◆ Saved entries
== Segment start ==

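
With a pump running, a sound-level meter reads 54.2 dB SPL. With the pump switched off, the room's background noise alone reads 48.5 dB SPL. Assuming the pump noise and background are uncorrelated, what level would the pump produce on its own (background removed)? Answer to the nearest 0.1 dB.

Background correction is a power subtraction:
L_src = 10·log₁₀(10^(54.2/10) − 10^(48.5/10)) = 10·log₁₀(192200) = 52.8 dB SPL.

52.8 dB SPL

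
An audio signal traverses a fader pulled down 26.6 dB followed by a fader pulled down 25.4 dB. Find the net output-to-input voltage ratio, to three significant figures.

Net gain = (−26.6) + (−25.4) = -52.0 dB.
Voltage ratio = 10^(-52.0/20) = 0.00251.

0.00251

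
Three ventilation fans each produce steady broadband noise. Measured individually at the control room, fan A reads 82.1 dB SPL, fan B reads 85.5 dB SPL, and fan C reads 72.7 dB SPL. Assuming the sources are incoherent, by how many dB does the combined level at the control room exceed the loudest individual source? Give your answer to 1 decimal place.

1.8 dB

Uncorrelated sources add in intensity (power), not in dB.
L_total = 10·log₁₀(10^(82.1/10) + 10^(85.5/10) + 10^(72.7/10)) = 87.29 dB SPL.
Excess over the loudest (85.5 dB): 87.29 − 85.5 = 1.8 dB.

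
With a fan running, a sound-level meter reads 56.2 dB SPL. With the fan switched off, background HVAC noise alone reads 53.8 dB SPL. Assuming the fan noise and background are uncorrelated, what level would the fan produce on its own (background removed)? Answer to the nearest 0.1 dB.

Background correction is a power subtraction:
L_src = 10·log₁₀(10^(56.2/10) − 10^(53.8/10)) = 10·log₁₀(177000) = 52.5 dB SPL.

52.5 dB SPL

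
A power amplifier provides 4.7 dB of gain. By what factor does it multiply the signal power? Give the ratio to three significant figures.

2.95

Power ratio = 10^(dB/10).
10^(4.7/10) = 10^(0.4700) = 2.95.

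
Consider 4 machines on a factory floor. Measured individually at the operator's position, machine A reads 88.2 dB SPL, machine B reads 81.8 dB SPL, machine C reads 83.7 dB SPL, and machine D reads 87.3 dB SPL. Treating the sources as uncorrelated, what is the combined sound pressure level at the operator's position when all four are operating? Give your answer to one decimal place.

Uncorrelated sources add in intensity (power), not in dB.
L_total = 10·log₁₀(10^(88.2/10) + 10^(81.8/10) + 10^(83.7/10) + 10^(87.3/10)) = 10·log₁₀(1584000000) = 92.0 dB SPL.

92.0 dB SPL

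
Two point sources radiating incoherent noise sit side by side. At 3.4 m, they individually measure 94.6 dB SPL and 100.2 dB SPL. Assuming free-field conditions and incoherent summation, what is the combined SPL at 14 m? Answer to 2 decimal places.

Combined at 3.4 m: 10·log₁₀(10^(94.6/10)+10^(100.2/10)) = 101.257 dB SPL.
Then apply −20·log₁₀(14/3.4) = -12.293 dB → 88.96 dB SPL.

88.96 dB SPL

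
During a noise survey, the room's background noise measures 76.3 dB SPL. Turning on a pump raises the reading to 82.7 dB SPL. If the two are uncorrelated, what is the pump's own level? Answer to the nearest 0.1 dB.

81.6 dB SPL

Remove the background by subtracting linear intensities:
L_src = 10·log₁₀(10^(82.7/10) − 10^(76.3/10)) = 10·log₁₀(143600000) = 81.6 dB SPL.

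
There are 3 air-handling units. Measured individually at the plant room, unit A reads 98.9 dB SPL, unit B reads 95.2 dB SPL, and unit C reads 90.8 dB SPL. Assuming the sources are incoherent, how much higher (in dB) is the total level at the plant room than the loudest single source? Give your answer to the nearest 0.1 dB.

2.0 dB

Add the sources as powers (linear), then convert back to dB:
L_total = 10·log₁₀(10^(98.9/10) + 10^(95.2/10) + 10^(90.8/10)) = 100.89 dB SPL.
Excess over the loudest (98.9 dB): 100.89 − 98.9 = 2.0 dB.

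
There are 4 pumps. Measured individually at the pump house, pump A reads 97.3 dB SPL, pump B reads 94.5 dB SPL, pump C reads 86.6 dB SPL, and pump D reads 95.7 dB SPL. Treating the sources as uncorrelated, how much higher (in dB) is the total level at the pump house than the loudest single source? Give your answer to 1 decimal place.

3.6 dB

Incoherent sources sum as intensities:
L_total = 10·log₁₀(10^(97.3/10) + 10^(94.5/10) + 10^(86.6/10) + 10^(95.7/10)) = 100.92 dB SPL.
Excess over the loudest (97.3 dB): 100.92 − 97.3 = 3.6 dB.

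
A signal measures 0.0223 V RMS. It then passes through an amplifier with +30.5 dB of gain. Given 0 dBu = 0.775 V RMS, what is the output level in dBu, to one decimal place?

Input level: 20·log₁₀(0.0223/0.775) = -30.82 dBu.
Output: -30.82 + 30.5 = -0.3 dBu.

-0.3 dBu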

== Segment end ==

◆ Activity
Return each line of the data above verbatim.

◆ Task output
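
With a pump running, a sound-level meter reads 54.2 dB SPL. With the pump switched off, the room's background noise alone reads 48.5 dB SPL. Assuming the pump noise and background are uncorrelated, what level would the pump produce on its own (background removed)? Answer to the nearest 0.1 dB.

Background correction is a power subtraction:
L_src = 10·log₁₀(10^(54.2/10) − 10^(48.5/10)) = 10·log₁₀(192200) = 52.8 dB SPL.

52.8 dB SPL

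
An audio signal traverses a fader pulled down 26.6 dB followed by a fader pulled down 25.4 dB. Find the net output-to-input voltage ratio, to three significant figures.

Net gain = (−26.6) + (−25.4) = -52.0 dB.
Voltage ratio = 10^(-52.0/20) = 0.00251.

0.00251

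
Three ventilation fans each produce steady broadband noise. Measured individually at the control room, fan A reads 82.1 dB SPL, fan B reads 85.5 dB SPL, and fan C reads 72.7 dB SPL. Assuming the sources are incoherent, by how many dB does the combined level at the control room exceed the loudest individual source? Give your answer to 1 decimal place.

1.8 dB

Uncorrelated sources add in intensity (power), not in dB.
L_total = 10·log₁₀(10^(82.1/10) + 10^(85.5/10) + 10^(72.7/10)) = 87.29 dB SPL.
Excess over the loudest (85.5 dB): 87.29 − 85.5 = 1.8 dB.

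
With a fan running, a sound-level meter reads 56.2 dB SPL. With the fan switched off, background HVAC noise alone reads 53.8 dB SPL. Assuming the fan noise and background are uncorrelated, what level would the fan produce on its own (background removed)? Answer to the nearest 0.1 dB.

Background correction is a power subtraction:
L_src = 10·log₁₀(10^(56.2/10) − 10^(53.8/10)) = 10·log₁₀(177000) = 52.5 dB SPL.

52.5 dB SPL

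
A power amplifier provides 4.7 dB of gain. By what factor does it multiply the signal power? Give the ratio to three significant figures.

2.95

Power ratio = 10^(dB/10).
10^(4.7/10) = 10^(0.4700) = 2.95.

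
Consider 4 machines on a factory floor. Measured individually at the operator's position, machine A reads 88.2 dB SPL, machine B reads 81.8 dB SPL, machine C reads 83.7 dB SPL, and machine D reads 87.3 dB SPL. Treating the sources as uncorrelated, what is the combined sound pressure level at the operator's position when all four are operating? Give your answer to one decimal place.

Uncorrelated sources add in intensity (power), not in dB.
L_total = 10·log₁₀(10^(88.2/10) + 10^(81.8/10) + 10^(83.7/10) + 10^(87.3/10)) = 10·log₁₀(1584000000) = 92.0 dB SPL.

92.0 dB SPL

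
Two point sources radiating incoherent noise sit side by side. At 3.4 m, they individually measure 94.6 dB SPL and 100.2 dB SPL. Assuming free-field conditions and incoherent summation, what is the combined SPL at 14 m? Answer to 2 decimal places.

Combined at 3.4 m: 10·log₁₀(10^(94.6/10)+10^(100.2/10)) = 101.257 dB SPL.
Then apply −20·log₁₀(14/3.4) = -12.293 dB → 88.96 dB SPL.

88.96 dB SPL

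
During a noise survey, the room's background noise measures 76.3 dB SPL. Turning on a pump raises the reading to 82.7 dB SPL. If the two are uncorrelated, what is the pump's own level? Answer to the nearest 0.1 dB.

81.6 dB SPL

Remove the background by subtracting linear intensities:
L_src = 10·log₁₀(10^(82.7/10) − 10^(76.3/10)) = 10·log₁₀(143600000) = 81.6 dB SPL.

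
There are 3 air-handling units. Measured individually at the plant room, unit A reads 98.9 dB SPL, unit B reads 95.2 dB SPL, and unit C reads 90.8 dB SPL. Assuming the sources are incoherent, how much higher (in dB) is the total level at the plant room than the loudest single source? Give your answer to the nearest 0.1 dB.

2.0 dB

Add the sources as powers (linear), then convert back to dB:
L_total = 10·log₁₀(10^(98.9/10) + 10^(95.2/10) + 10^(90.8/10)) = 100.89 dB SPL.
Excess over the loudest (98.9 dB): 100.89 − 98.9 = 2.0 dB.

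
There are 4 pumps. Measured individually at the pump house, pump A reads 97.3 dB SPL, pump B reads 94.5 dB SPL, pump C reads 86.6 dB SPL, and pump D reads 95.7 dB SPL. Treating the sources as uncorrelated, how much higher (in dB) is the total level at the pump house than the loudest single source? Give your answer to 1 decimal place.

3.6 dB

Incoherent sources sum as intensities:
L_total = 10·log₁₀(10^(97.3/10) + 10^(94.5/10) + 10^(86.6/10) + 10^(95.7/10)) = 100.92 dB SPL.
Excess over the loudest (97.3 dB): 100.92 − 97.3 = 3.6 dB.

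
A signal measures 0.0223 V RMS. It then passes through an amplifier with +30.5 dB of gain. Given 0 dBu = 0.775 V RMS, what is the output level in dBu, to one decimal place?

Input level: 20·log₁₀(0.0223/0.775) = -30.82 dBu.
Output: -30.82 + 30.5 = -0.3 dBu.

-0.3 dBu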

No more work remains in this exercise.